» What you need to do: Please write out exactly the lines of the data below from the line holding "if $r = \left(-1\right)" through the line holding "Let 3 + X = 1/(Y", and leave out the rest.

Collected data:

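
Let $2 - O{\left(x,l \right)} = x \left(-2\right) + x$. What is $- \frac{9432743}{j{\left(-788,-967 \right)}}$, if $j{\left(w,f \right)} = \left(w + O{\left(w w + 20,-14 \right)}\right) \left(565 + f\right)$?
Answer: $\frac{9432743}{249311556} \approx 0.037835$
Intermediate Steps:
$O{\left(x,l \right)} = 2 + x$ ($O{\left(x,l \right)} = 2 - \left(x \left(-2\right) + x\right) = 2 - \left(- 2 x + x\right) = 2 - - x = 2 + x$)
$j{\left(w,f \right)} = \left(565 + f\right) \left(22 + w + w^{2}\right)$ ($j{\left(w,f \right)} = \left(w + \left(2 + \left(w w + 20\right)\right)\right) \left(565 + f\right) = \left(w + \left(2 + \left(w^{2} + 20\right)\right)\right) \left(565 + f\right) = \left(w + \left(2 + \left(20 + w^{2}\right)\right)\right) \left(565 + f\right) = \left(w + \left(22 + w^{2}\right)\right) \left(565 + f\right) = \left(22 + w + w^{2}\right) \left(565 + f\right) = \left(565 + f\right) \left(22 + w + w^{2}\right)$)
$- \frac{9432743}{j{\left(-788,-967 \right)}} = - \frac{9432743}{12430 + 565 \left(-788\right) + 565 \left(-788\right)^{2} - -761996 - 967 \left(22 + \left(-788\right)^{2}\right)} = - \frac{9432743}{12430 - 445220 + 565 \cdot 620944 + 761996 - 967 \left(22 + 620944\right)} = - \frac{9432743}{12430 - 445220 + 350833360 + 761996 - 600474122} = - \frac{9432743}{-249311556} = \left(-9432743\right) \left(- \frac{1}{249311556}\right) = \frac{9432743}{249311556}$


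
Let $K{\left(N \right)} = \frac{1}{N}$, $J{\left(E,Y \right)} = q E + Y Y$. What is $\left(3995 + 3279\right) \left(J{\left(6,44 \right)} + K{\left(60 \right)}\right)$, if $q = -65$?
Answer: $\frac{337371757}{30} \approx 1.1246 \cdot 10^{7}$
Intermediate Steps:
$J{\left(E,Y \right)} = Y^{2} - 65 E$ ($J{\left(E,Y \right)} = - 65 E + Y Y = - 65 E + Y^{2} = Y^{2} - 65 E$)
$\left(3995 + 3279\right) \left(J{\left(6,44 \right)} + K{\left(60 \right)}\right) = \left(3995 + 3279\right) \left(\left(44^{2} - 390\right) + \frac{1}{60}\right) = 7274 \left(\left(1936 - 390\right) + \frac{1}{60}\right) = 7274 \left(1546 + \frac{1}{60}\right) = 7274 \cdot \frac{92761}{60} = \frac{337371757}{30}$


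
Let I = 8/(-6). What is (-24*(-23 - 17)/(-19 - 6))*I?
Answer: 256/5 ≈ 51.200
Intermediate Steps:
I = -4/3 (I = 8*(-1/6) = -4/3 ≈ -1.3333)
(-24*(-23 - 17)/(-19 - 6))*I = -24*(-23 - 17)/(-19 - 6)*(-4/3) = -(-960)/(-25)*(-4/3) = -(-960)*(-1)/25*(-4/3) = -24*8/5*(-4/3) = -192/5*(-4/3) = 256/5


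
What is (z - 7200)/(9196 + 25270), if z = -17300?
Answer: -12250/17233 ≈ -0.71085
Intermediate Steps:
(z - 7200)/(9196 + 25270) = (-17300 - 7200)/(9196 + 25270) = -24500/34466 = -24500*1/34466 = -12250/17233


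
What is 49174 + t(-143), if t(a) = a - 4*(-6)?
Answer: 49055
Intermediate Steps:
t(a) = 24 + a (t(a) = a + 24 = 24 + a)
49174 + t(-143) = 49174 + (24 - 143) = 49174 - 119 = 49055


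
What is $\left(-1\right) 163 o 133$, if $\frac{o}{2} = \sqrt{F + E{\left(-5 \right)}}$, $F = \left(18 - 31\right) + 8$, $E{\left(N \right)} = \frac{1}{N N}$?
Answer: $- \frac{86716 i \sqrt{31}}{5} \approx - 96563.0 i$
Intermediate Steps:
$E{\left(N \right)} = \frac{1}{N^{2}}$
$F = -5$ ($F = -13 + 8 = -5$)
$o = \frac{4 i \sqrt{31}}{5}$ ($o = 2 \sqrt{-5 + \frac{1}{25}} = 2 \sqrt{- \frac{124}{25}} = 2 \frac{2 i \sqrt{31}}{5} = \frac{4 i \sqrt{31}}{5} \approx 4.4542 i$)
$\left(-1\right) 163 o 133 = \left(-1\right) 163 \frac{4 i \sqrt{31}}{5} \cdot 133 = - 163 \frac{4 i \sqrt{31}}{5} \cdot 133 = - \frac{652 i \sqrt{31}}{5} \cdot 133 = - \frac{86716 i \sqrt{31}}{5}$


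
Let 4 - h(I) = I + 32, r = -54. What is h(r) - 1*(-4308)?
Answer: 4334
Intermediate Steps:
h(I) = -28 - I (h(I) = 4 - (I + 32) = 4 - (32 + I) = 4 + (-32 - I) = -28 - I)
h(r) - 1*(-4308) = (-28 - 1*(-54)) - 1*(-4308) = (-28 + 54) + 4308 = 26 + 4308 = 4334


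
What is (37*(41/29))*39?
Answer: 59163/29 ≈ 2040.1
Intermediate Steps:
(37*(41/29))*39 = (1517/29)*39 = 59163/29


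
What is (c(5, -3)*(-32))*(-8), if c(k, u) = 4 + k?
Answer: 2304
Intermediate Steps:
(c(5, -3)*(-32))*(-8) = ((4 + 5)*(-32))*(-8) = (9*(-32))*(-8) = -288*(-8) = 2304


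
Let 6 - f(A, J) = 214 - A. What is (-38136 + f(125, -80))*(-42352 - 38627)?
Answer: 3094936401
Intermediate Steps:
f(A, J) = -208 + A (f(A, J) = 6 - (214 - A) = 6 + (-214 + A) = -208 + A)
(-38136 + f(125, -80))*(-42352 - 38627) = (-38136 + (-208 + 125))*(-42352 - 38627) = (-38136 - 83)*(-80979) = -38219*(-80979) = 3094936401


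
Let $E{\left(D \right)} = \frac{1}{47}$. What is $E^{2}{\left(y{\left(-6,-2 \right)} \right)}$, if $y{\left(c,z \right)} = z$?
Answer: $\frac{1}{2209} \approx 0.00045269$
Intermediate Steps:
$E{\left(D \right)} = \frac{1}{47}$
$E^{2}{\left(y{\left(-6,-2 \right)} \right)} = \left(\frac{1}{47}\right)^{2} = \frac{1}{2209}$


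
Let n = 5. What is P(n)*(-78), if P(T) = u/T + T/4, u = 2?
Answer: -1287/10 ≈ -128.70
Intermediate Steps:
P(T) = 2/T + T/4
P(n)*(-78) = (2/5 + (1/4)*5)*(-78) = (2*(1/5) + 5/4)*(-78) = (2/5 + 5/4)*(-78) = (33/20)*(-78) = -1287/10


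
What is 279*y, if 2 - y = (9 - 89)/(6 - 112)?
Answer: 18414/53 ≈ 347.43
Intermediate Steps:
y = 66/53 (y = 2 - (9 - 89)/(6 - 112) = 2 - (-80)/(-106) = 2 - (-80)*(-1)/106 = 2 - 1*40/53 = 2 - 40/53 = 66/53 ≈ 1.2453)
279*y = 279*(66/53) = 18414/53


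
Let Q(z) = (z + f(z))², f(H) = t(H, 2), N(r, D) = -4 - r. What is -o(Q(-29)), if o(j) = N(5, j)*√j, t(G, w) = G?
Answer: 522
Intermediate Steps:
f(H) = H
Q(z) = 4*z² (Q(z) = (z + z)² = (2*z)² = 4*z²)
o(j) = -9*√j (o(j) = (-4 - 1*5)*√j = (-4 - 5)*√j = -9*√j)
-o(Q(-29)) = -(-9)*√(4*(-29)²) = -(-9)*√(4*841) = -(-9)*√3364 = -(-9)*58 = -1*(-522) = 522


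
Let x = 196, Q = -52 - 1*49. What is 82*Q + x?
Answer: -8086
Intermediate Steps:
Q = -101 (Q = -52 - 49 = -101)
82*Q + x = 82*(-101) + 196 = -8282 + 196 = -8086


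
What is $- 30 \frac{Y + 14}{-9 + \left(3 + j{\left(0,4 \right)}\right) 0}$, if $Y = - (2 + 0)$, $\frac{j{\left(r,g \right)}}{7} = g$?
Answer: $40$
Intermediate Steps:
$j{\left(r,g \right)} = 7 g$
$Y = -2$ ($Y = \left(-1\right) 2 = -2$)
$- 30 \frac{Y + 14}{-9 + \left(3 + j{\left(0,4 \right)}\right) 0} = - 30 \frac{-2 + 14}{-9 + \left(3 + 7 \cdot 4\right) 0} = - 30 \frac{12}{-9 + \left(3 + 28\right) 0} = - 30 \frac{12}{-9 + 31 \cdot 0} = - 30 \frac{12}{-9 + 0} = - 30 \frac{12}{-9} = - 30 \cdot 12 \left(- \frac{1}{9}\right) = \left(-30\right) \left(- \frac{4}{3}\right) = 40$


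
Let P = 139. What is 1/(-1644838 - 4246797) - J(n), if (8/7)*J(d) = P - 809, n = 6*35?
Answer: 13815884071/23566540 ≈ 586.25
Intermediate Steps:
n = 210
J(d) = -2345/4 (J(d) = 7*(139 - 809)/8 = (7/8)*(-670) = -2345/4)
1/(-1644838 - 4246797) - J(n) = 1/(-1644838 - 4246797) - 1*(-2345/4) = 1/(-5891635) + 2345/4 = -1/5891635 + 2345/4 = 13815884071/23566540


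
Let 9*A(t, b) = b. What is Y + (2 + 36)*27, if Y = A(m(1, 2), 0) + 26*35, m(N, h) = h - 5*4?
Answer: 1936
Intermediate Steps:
m(N, h) = -20 + h (m(N, h) = h - 20 = -20 + h)
A(t, b) = b/9
Y = 910 (Y = (⅑)*0 + 26*35 = 0 + 910 = 910)
Y + (2 + 36)*27 = 910 + (2 + 36)*27 = 910 + 38*27 = 910 + 1026 = 1936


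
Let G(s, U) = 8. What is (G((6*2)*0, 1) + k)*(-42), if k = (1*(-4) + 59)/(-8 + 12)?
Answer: -1827/2 ≈ -913.50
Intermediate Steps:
k = 55/4 (k = (-4 + 59)/4 = 55*(¼) = 55/4 ≈ 13.750)
(G((6*2)*0, 1) + k)*(-42) = (8 + 55/4)*(-42) = (87/4)*(-42) = -1827/2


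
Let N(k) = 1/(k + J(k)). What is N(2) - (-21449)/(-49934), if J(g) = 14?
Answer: -146625/399472 ≈ -0.36705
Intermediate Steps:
N(k) = 1/(14 + k) (N(k) = 1/(k + 14) = 1/(14 + k))
N(2) - (-21449)/(-49934) = 1/(14 + 2) - (-21449)/(-49934) = 1/16 - (-21449)*(-1)/49934 = 1/16 - 1*21449/49934 = 1/16 - 21449/49934 = -146625/399472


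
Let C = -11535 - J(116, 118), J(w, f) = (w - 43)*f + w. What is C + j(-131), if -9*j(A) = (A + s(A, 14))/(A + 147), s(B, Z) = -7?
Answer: -486337/24 ≈ -20264.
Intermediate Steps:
J(w, f) = w + f*(-43 + w) (J(w, f) = (-43 + w)*f + w = f*(-43 + w) + w = w + f*(-43 + w))
C = -20265 (C = -11535 - (116 - 43*118 + 118*116) = -11535 - (116 - 5074 + 13688) = -11535 - 1*8730 = -11535 - 8730 = -20265)
j(A) = -(-7 + A)/(9*(147 + A)) (j(A) = -(A - 7)/(9*(A + 147)) = -(-7 + A)/(9*(147 + A)))
C + j(-131) = -20265 + (7 - 1*(-131))/(9*(147 - 131)) = -20265 + (⅑)*(7 + 131)/16 = -20265 + (⅑)*(1/16)*138 = -20265 + 23/24 = -486337/24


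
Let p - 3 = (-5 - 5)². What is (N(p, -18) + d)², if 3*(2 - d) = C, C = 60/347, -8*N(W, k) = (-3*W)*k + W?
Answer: 3843023091769/7706176 ≈ 4.9869e+5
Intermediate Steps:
p = 103 (p = 3 + (-5 - 5)² = 3 + (-10)² = 3 + 100 = 103)
N(W, k) = -W/8 + 3*W*k/8 (N(W, k) = -((-3*W)*k + W)/8 = -(-3*W*k + W)/8 = -(W - 3*W*k)/8 = -W/8 + 3*W*k/8)
C = 60/347 (C = 60*(1/347) = 60/347 ≈ 0.17291)
d = 674/347 (d = 2 - ⅓*60/347 = 2 - 20/347 = 674/347 ≈ 1.9424)
(N(p, -18) + d)² = ((⅛)*103*(-1 + 3*(-18)) + 674/347)² = ((⅛)*103*(-1 - 54) + 674/347)² = ((⅛)*103*(-55) + 674/347)² = (-5665/8 + 674/347)² = (-1960363/2776)² = 3843023091769/7706176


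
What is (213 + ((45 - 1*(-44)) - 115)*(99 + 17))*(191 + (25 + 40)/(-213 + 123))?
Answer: -9600275/18 ≈ -5.3335e+5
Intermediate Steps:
(213 + ((45 - 1*(-44)) - 115)*(99 + 17))*(191 + (25 + 40)/(-213 + 123)) = (213 + ((45 + 44) - 115)*116)*(191 + 65/(-90)) = (213 + (89 - 115)*116)*(191 + 65*(-1/90)) = (213 - 26*116)*(191 - 13/18) = (213 - 3016)*(3425/18) = -2803*3425/18 = -9600275/18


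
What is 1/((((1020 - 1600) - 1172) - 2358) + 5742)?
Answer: 1/1632 ≈ 0.00061275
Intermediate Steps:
1/((((1020 - 1600) - 1172) - 2358) + 5742) = 1/(((-580 - 1172) - 2358) + 5742) = 1/((-1752 - 2358) + 5742) = 1/(-4110 + 5742) = 1/1632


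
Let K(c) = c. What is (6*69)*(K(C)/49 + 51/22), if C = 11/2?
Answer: 542340/539 ≈ 1006.2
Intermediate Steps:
C = 11/2 (C = 11*(½) = 11/2 ≈ 5.5000)
(6*69)*(K(C)/49 + 51/22) = (6*69)*((11/2)/49 + 51/22) = 414*((11/2)*(1/49) + 51*(1/22)) = 414*(11/98 + 51/22) = 414*(1310/539) = 542340/539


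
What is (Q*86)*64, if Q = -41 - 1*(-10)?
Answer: -170624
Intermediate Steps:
Q = -31 (Q = -41 + 10 = -31)
(Q*86)*64 = -31*86*64 = -2666*64 = -170624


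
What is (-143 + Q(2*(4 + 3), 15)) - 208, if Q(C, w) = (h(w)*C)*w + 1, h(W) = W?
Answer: 2800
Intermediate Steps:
Q(C, w) = 1 + C*w**2 (Q(C, w) = (w*C)*w + 1 = (C*w)*w + 1 = C*w**2 + 1 = 1 + C*w**2)
(-143 + Q(2*(4 + 3), 15)) - 208 = (-143 + (1 + (2*(4 + 3))*15**2)) - 208 = (-143 + (1 + (2*7)*225)) - 208 = (-143 + (1 + 14*225)) - 208 = (-143 + (1 + 3150)) - 208 = (-143 + 3151) - 208 = 3008 - 208 = 2800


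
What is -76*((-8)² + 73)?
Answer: -10412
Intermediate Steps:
-76*((-8)² + 73) = -76*(64 + 73) = -76*137 = -10412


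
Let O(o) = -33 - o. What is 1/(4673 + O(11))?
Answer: 1/4629 ≈ 0.00021603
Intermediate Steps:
1/(4673 + O(11)) = 1/(4673 + (-33 - 1*11)) = 1/(4673 + (-33 - 11)) = 1/(4673 - 44) = 1/4629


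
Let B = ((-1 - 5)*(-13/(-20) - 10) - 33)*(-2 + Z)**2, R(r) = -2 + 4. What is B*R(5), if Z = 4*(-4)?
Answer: 74844/5 ≈ 14969.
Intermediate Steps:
Z = -16
R(r) = 2
B = 37422/5 (B = ((-1 - 5)*(-13/(-20) - 10) - 33)*(-2 - 16)**2 = (-6*(-13*(-1/20) - 10) - 33)*(-18)**2 = (-6*(13/20 - 10) - 33)*324 = (-6*(-187/20) - 33)*324 = (561/10 - 33)*324 = (231/10)*324 = 37422/5 ≈ 7484.4)
B*R(5) = (37422/5)*2 = 74844/5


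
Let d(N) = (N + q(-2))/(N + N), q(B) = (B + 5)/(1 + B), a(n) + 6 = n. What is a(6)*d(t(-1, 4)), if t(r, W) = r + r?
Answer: 0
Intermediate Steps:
a(n) = -6 + n
t(r, W) = 2*r
q(B) = (5 + B)/(1 + B)
d(N) = (-3 + N)/(2*N) (d(N) = (N + (5 - 2)/(1 - 2))/(N + N) = (N + 3/(-1))/((2*N)) = (N - 1*3)*(1/(2*N)) = (N - 3)*(1/(2*N)) = (-3 + N)*(1/(2*N)) = (-3 + N)/(2*N))
a(6)*d(t(-1, 4)) = (-6 + 6)*((-3 + 2*(-1))/(2*((2*(-1))))) = 0*((½)*(-3 - 2)/(-2)) = 0*((½)*(-½)*(-5)) = 0*(5/4) = 0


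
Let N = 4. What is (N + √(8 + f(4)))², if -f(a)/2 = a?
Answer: 16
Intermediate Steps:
f(a) = -2*a
(N + √(8 + f(4)))² = (4 + √(8 - 2*4))² = (4 + √(8 - 8))² = (4 + √0)² = (4 + 0)² = 4² = 16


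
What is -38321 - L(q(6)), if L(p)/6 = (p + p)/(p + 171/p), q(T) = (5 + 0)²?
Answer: -7627754/199 ≈ -38330.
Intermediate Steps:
q(T) = 25 (q(T) = 5² = 25)
L(p) = 12*p/(p + 171/p) (L(p) = 6*((p + p)/(p + 171/p)) = 6*((2*p)/(p + 171/p)) = 6*(2*p/(p + 171/p)) = 12*p/(p + 171/p))
-38321 - L(q(6)) = -38321 - 12*25²/(171 + 25²) = -38321 - 12*625/(171 + 625) = -38321 - 12*625/796 = -38321 - 1*1875/199 = -38321 - 1875/199 = -7627754/199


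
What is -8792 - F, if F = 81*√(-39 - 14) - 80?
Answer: -8712 - 81*I*√53 ≈ -8712.0 - 589.69*I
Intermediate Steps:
F = -80 + 81*I*√53 (F = 81*√(-53) - 80 = 81*(I*√53) - 80 = 81*I*√53 - 80 = -80 + 81*I*√53 ≈ -80.0 + 589.69*I)
-8792 - F = -8792 - (-80 + 81*I*√53) = -8792 + (80 - 81*I*√53) = -8712 - 81*I*√53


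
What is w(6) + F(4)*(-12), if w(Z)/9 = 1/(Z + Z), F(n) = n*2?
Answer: -381/4 ≈ -95.250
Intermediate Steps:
F(n) = 2*n
w(Z) = 9/(2*Z) (w(Z) = 9/(Z + Z) = 9/((2*Z)) = 9*(1/(2*Z)) = 9/(2*Z))
w(6) + F(4)*(-12) = (9/2)/6 + (2*4)*(-12) = (9/2)*(⅙) + 8*(-12) = ¾ - 96 = -381/4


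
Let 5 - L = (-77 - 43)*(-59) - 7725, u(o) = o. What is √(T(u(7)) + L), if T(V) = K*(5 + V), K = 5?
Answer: √710 ≈ 26.646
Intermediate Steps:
T(V) = 25 + 5*V (T(V) = 5*(5 + V) = 25 + 5*V)
L = 650 (L = 5 - ((-77 - 43)*(-59) - 7725) = 5 - (-120*(-59) - 7725) = 5 - (7080 - 7725) = 5 - 1*(-645) = 5 + 645 = 650)
√(T(u(7)) + L) = √((25 + 5*7) + 650) = √((25 + 35) + 650) = √(60 + 650) = √710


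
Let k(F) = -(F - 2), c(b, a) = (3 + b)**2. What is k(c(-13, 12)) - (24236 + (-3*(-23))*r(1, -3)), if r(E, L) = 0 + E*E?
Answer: -24403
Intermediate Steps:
r(E, L) = E**2 (r(E, L) = 0 + E**2 = E**2)
k(F) = 2 - F (k(F) = -(-2 + F) = 2 - F)
k(c(-13, 12)) - (24236 + (-3*(-23))*r(1, -3)) = (2 - (3 - 13)**2) - (24236 - 3*(-23)*1**2) = (2 - 1*(-10)**2) - (24236 + 69*1) = (2 - 1*100) - (24236 + 69) = (2 - 100) - 1*24305 = -98 - 24305 = -24403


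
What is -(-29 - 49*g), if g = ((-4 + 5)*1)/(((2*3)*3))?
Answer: 571/18 ≈ 31.722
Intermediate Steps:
g = 1/18 (g = (1*1)/((6*3)) = 1/18 ≈ 0.055556)
-(-29 - 49*g) = -(-29 - 49*1/18) = -(-29 - 49/18) = -1*(-571/18) = 571/18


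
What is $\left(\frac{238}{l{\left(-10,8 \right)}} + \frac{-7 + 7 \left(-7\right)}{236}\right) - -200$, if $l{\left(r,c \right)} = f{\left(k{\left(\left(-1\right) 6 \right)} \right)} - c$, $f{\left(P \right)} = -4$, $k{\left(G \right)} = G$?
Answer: $\frac{63695}{354} \approx 179.93$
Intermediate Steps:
$l{\left(r,c \right)} = -4 - c$
$\left(\frac{238}{l{\left(-10,8 \right)}} + \frac{-7 + 7 \left(-7\right)}{236}\right) - -200 = \left(\frac{238}{-4 - 8} + \frac{-7 + 7 \left(-7\right)}{236}\right) - -200 = \left(\frac{238}{-4 - 8} + \left(-7 - 49\right) \frac{1}{236}\right) + 200 = \left(\frac{238}{-12} - \frac{14}{59}\right) + 200 = \left(238 \left(- \frac{1}{12}\right) - \frac{14}{59}\right) + 200 = \left(- \frac{119}{6} - \frac{14}{59}\right) + 200 = - \frac{7105}{354} + 200 = \frac{63695}{354}$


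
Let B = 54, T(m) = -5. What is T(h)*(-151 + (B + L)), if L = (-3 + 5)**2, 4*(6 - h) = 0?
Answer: 465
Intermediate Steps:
h = 6 (h = 6 - 1/4*0 = 6 + 0 = 6)
L = 4 (L = 2**2 = 4)
T(h)*(-151 + (B + L)) = -5*(-151 + (54 + 4)) = -5*(-151 + 58) = -5*(-93) = 465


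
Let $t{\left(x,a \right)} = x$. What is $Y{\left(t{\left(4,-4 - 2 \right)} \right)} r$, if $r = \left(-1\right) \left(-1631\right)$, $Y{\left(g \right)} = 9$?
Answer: $14679$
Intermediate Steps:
$r = 1631$
$Y{\left(t{\left(4,-4 - 2 \right)} \right)} r = 9 \cdot 1631 = 14679$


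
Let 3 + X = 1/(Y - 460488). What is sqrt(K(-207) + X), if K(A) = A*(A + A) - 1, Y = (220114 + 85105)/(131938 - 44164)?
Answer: 2*sqrt(34998729556169434479562106)/40418568493 ≈ 292.74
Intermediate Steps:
Y = 305219/87774 ≈ 3.4773
K(A) = -1 + 2*A**2 (K(A) = A*(2*A) - 1 = 2*A**2 - 1 = -1 + 2*A**2)
X = -121255793253/40418568493 (X = -3 + 1/(305219/87774 - 460488) = -3 + 1/(-40418568493/87774) = -3 - 87774/40418568493 = -121255793253/40418568493 ≈ -3.0000)
sqrt(K(-207) + X) = sqrt((-1 + 2*(-207)**2) - 121255793253/40418568493) = sqrt((-1 + 2*42849) - 121255793253/40418568493) = sqrt((-1 + 85698) - 121255793253/40418568493) = sqrt(85697 - 121255793253/40418568493) = sqrt(3463628808351368/40418568493) = 2*sqrt(34998729556169434479562106)/40418568493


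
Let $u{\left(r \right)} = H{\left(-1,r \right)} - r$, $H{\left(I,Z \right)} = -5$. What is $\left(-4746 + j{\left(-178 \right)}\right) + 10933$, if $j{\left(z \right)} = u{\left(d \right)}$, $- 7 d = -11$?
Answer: $\frac{43263}{7} \approx 6180.4$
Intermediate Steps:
$d = \frac{11}{7}$ ($d = \left(- \frac{1}{7}\right) \left(-11\right) = \frac{11}{7} \approx 1.5714$)
$u{\left(r \right)} = -5 - r$
$j{\left(z \right)} = - \frac{46}{7}$ ($j{\left(z \right)} = -5 - \frac{11}{7} = - \frac{46}{7}$)
$\left(-4746 + j{\left(-178 \right)}\right) + 10933 = \left(-4746 - \frac{46}{7}\right) + 10933 = - \frac{33268}{7} + 10933 = \frac{43263}{7}$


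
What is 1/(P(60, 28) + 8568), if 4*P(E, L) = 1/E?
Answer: 240/2056321 ≈ 0.00011671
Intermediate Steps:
P(E, L) = 1/(4*E)
1/(P(60, 28) + 8568) = 1/((¼)/60 + 8568) = 1/((¼)*(1/60) + 8568) = 1/(1/240 + 8568) = 1/(2056321/240) = 240/2056321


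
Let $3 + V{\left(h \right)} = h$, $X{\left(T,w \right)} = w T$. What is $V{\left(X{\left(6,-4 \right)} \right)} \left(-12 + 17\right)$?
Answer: $-135$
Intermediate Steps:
$X{\left(T,w \right)} = T w$
$V{\left(h \right)} = -3 + h$
$V{\left(X{\left(6,-4 \right)} \right)} \left(-12 + 17\right) = \left(-3 + 6 \left(-4\right)\right) \left(-12 + 17\right) = \left(-3 - 24\right) 5 = \left(-27\right) 5 = -135$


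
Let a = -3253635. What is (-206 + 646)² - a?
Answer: 3447235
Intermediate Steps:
(-206 + 646)² - a = (-206 + 646)² - 1*(-3253635) = 440² + 3253635 = 193600 + 3253635 = 3447235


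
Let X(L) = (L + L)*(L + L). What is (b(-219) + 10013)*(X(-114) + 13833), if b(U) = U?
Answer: 644611698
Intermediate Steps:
X(L) = 4*L**2 (X(L) = (2*L)*(2*L) = 4*L**2)
(b(-219) + 10013)*(X(-114) + 13833) = (-219 + 10013)*(4*(-114)**2 + 13833) = 9794*(4*12996 + 13833) = 9794*(51984 + 13833) = 9794*65817 = 644611698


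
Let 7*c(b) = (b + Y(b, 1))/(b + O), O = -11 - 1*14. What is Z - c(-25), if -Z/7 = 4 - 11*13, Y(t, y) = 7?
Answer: 170266/175 ≈ 972.95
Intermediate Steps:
O = -25 (O = -11 - 14 = -25)
Z = 973 (Z = -7*(4 - 11*13) = -7*(4 - 143) = -7*(-139) = 973)
c(b) = (7 + b)/(7*(-25 + b)) (c(b) = ((b + 7)/(b - 25))/7 = ((7 + b)/(-25 + b))/7 = (7 + b)/(7*(-25 + b)))
Z - c(-25) = 973 - (7 - 25)/(7*(-25 - 25)) = 973 - (-18)/(7*(-50)) = 973 - (-1)*(-18)/(7*50) = 973 - 1*9/175 = 973 - 9/175 = 170266/175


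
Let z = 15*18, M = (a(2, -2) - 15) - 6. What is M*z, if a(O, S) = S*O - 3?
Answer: -7560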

» Result for this exercise:
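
Let $t{\left(x,a \right)} = x$. What is $Y{\left(t{\left(4,-4 - 2 \right)} \right)} r$, if $r = \left(-1\right) \left(-1631\right)$, $Y{\left(g \right)} = 9$?
Answer: $14679$
Intermediate Steps:
$r = 1631$
$Y{\left(t{\left(4,-4 - 2 \right)} \right)} r = 9 \cdot 1631 = 14679$


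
Let 3 + X = 1/(Y - 460488). What is sqrt(K(-207) + X), if K(A) = A*(A + A) - 1, Y = (220114 + 85105)/(131938 - 44164)?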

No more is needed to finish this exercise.